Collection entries
+ + +

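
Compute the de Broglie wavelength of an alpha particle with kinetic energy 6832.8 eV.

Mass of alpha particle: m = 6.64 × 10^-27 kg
1.74 × 10^-13 m

Using λ = h/√(2mKE):

First convert KE to Joules: KE = 6832.8 eV = 1.095 × 10^-15 J

λ = h/√(2mKE)
λ = (6.626 × 10^-34 J·s) / √(2 × 6.64 × 10^-27 kg × 1.095 × 10^-15 J)
λ = 1.74 × 10^-13 m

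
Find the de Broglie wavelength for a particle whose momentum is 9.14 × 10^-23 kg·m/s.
7.25 × 10^-12 m

Using the de Broglie relation λ = h/p:

λ = h/p
λ = (6.626 × 10^-34 J·s) / (9.14 × 10^-23 kg·m/s)
λ = 7.25 × 10^-12 m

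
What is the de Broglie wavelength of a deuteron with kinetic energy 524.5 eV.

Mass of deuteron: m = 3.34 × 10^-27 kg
8.84 × 10^-13 m

Using λ = h/√(2mKE):

First convert KE to Joules: KE = 524.5 eV = 8.403 × 10^-17 J

λ = h/√(2mKE)
λ = (6.626 × 10^-34 J·s) / √(2 × 3.34 × 10^-27 kg × 8.403 × 10^-17 J)
λ = 8.84 × 10^-13 m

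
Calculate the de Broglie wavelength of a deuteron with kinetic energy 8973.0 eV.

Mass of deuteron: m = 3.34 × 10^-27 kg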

+ + +

→ **Task directions**:
Each line of the records with the word "energy" in it is to be copied.

→ **Solution below**:
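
Compute the de Broglie wavelength of an alpha particle with kinetic energy 6832.8 eV.
What is the de Broglie wavelength of a deuteron with kinetic energy 524.5 eV.
Calculate the de Broglie wavelength of a deuteron with kinetic energy 8973.0 eV.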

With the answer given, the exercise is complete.